▸ **Data under study**
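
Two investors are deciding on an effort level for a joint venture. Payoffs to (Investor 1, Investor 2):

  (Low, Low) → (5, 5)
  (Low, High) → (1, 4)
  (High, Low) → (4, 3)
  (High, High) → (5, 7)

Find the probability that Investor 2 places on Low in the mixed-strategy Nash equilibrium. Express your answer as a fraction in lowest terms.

Investor 2's mix q on Low must make Investor 1 indifferent between Low and High.
Investor 1's payoff from Low: 5q + 1(1−q). From High: 4q + 5(1−q).
Set equal: 1q = 4(1−q) → q = 4/5.

4/5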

▸ **Work to complete**
Please write out the records above once more, exactly and completely.

▸ **Output below**
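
Two investors are deciding on an effort level for a joint venture. Payoffs to (Investor 1, Investor 2):

  (Low, Low) → (5, 5)
  (Low, High) → (1, 4)
  (High, Low) → (4, 3)
  (High, High) → (5, 7)

Find the probability that Investor 2 places on Low in the mixed-strategy Nash equilibrium. Express your answer as a fraction in lowest terms.

Investor 2's mix q on Low must make Investor 1 indifferent between Low and High.
Investor 1's payoff from Low: 5q + 1(1−q). From High: 4q + 5(1−q).
Set equal: 1q = 4(1−q) → q = 4/5.

4/5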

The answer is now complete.